RECORDS FOR THE TASK below:

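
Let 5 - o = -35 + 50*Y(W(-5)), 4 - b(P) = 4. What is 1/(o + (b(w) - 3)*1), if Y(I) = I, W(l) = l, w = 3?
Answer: 1/287 ≈ 0.0034843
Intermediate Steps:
b(P) = 0 (b(P) = 4 - 1*4 = 4 - 4 = 0)
o = 290 (o = 5 - (-35 + 50*(-5)) = 5 - (-35 - 250) = 5 - 1*(-285) = 5 + 285 = 290)
1/(o + (b(w) - 3)*1) = 1/(290 + (0 - 3)*1) = 1/(290 - 3*1) = 1/(290 - 3) = 1/287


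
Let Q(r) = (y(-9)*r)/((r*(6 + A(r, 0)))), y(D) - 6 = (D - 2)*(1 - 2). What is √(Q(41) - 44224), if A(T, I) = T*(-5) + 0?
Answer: I*√1751318007/199 ≈ 210.3*I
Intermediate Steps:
A(T, I) = -5*T (A(T, I) = -5*T + 0 = -5*T)
y(D) = 8 - D (y(D) = 6 + (D - 2)*(1 - 2) = 6 + (-2 + D)*(-1) = 6 + (2 - D) = 8 - D)
Q(r) = 17/(6 - 5*r) (Q(r) = ((8 - 1*(-9))*r)/((r*(6 - 5*r))) = ((8 + 9)*r)*(1/(r*(6 - 5*r))) = (17*r)*(1/(r*(6 - 5*r))) = 17/(6 - 5*r))
√(Q(41) - 44224) = √(-17/(-6 + 5*41) - 44224) = √(-17/(-6 + 205) - 44224) = √(-17/199 - 44224) = √(-8800593/199) = I*√1751318007/199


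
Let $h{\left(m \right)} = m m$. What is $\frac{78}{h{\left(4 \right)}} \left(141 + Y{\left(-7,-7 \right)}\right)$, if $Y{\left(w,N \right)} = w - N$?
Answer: $\frac{5499}{8} \approx 687.38$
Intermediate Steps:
$h{\left(m \right)} = m^{2}$
$\frac{78}{h{\left(4 \right)}} \left(141 + Y{\left(-7,-7 \right)}\right) = \frac{78}{4^{2}} \left(141 - 0\right) = \frac{78}{16} \left(141 + \left(-7 + 7\right)\right) = 78 \cdot \frac{1}{16} \left(141 + 0\right) = \frac{39}{8} \cdot 141 = \frac{5499}{8}$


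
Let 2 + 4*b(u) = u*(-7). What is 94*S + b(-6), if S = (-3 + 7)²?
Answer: 1514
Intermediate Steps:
b(u) = -½ - 7*u/4 (b(u) = -½ + (u*(-7))/4 = -½ + (-7*u)/4 = -½ - 7*u/4)
S = 16 (S = 4² = 16)
94*S + b(-6) = 94*16 + (-½ - 7/4*(-6)) = 1504 + (-½ + 21/2) = 1504 + 10 = 1514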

End of RECORDS FOR THE TASK.

Restate word for word the entries above, starting at the line with "Answer: 1/287 ≈ 0.0034843" and ending at the line with "Answer: I*√1751318007/199 ≈ 210.3*I", inclusive, and no others.

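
Answer: 1/287 ≈ 0.0034843
Intermediate Steps:
b(P) = 0 (b(P) = 4 - 1*4 = 4 - 4 = 0)
o = 290 (o = 5 - (-35 + 50*(-5)) = 5 - (-35 - 250) = 5 - 1*(-285) = 5 + 285 = 290)
1/(o + (b(w) - 3)*1) = 1/(290 + (0 - 3)*1) = 1/(290 - 3*1) = 1/(290 - 3) = 1/287


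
Let Q(r) = (y(-9)*r)/((r*(6 + A(r, 0)))), y(D) - 6 = (D - 2)*(1 - 2). What is √(Q(41) - 44224), if A(T, I) = T*(-5) + 0?
Answer: I*√1751318007/199 ≈ 210.3*I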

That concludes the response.